_What you are asked to do_
Copy out each record below, exactly as given.

_Record extracts_

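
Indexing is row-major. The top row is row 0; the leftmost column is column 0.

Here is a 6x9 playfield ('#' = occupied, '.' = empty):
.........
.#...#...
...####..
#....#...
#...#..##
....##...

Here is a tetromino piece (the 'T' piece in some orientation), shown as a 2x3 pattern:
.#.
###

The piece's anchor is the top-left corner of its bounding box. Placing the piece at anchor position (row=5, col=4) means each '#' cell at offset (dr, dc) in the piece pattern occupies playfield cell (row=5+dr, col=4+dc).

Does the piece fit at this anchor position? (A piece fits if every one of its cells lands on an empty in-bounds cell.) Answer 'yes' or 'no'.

Check each piece cell at anchor (5, 4):
  offset (0,1) -> (5,5): occupied ('#') -> FAIL
  offset (1,0) -> (6,4): out of bounds -> FAIL
  offset (1,1) -> (6,5): out of bounds -> FAIL
  offset (1,2) -> (6,6): out of bounds -> FAIL
All cells valid: no

Answer: no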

_Exercise solution_
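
Indexing is row-major. The top row is row 0; the leftmost column is column 0.

Here is a 6x9 playfield ('#' = occupied, '.' = empty):
.........
.#...#...
...####..
#....#...
#...#..##
....##...

Here is a tetromino piece (the 'T' piece in some orientation), shown as a 2x3 pattern:
.#.
###

The piece's anchor is the top-left corner of its bounding box. Placing the piece at anchor position (row=5, col=4) means each '#' cell at offset (dr, dc) in the piece pattern occupies playfield cell (row=5+dr, col=4+dc).

Does the piece fit at this anchor position? (A piece fits if every one of its cells lands on an empty in-bounds cell.) Answer 'yes' or 'no'.

Check each piece cell at anchor (5, 4):
  offset (0,1) -> (5,5): occupied ('#') -> FAIL
  offset (1,0) -> (6,4): out of bounds -> FAIL
  offset (1,1) -> (6,5): out of bounds -> FAIL
  offset (1,2) -> (6,6): out of bounds -> FAIL
All cells valid: no

Answer: no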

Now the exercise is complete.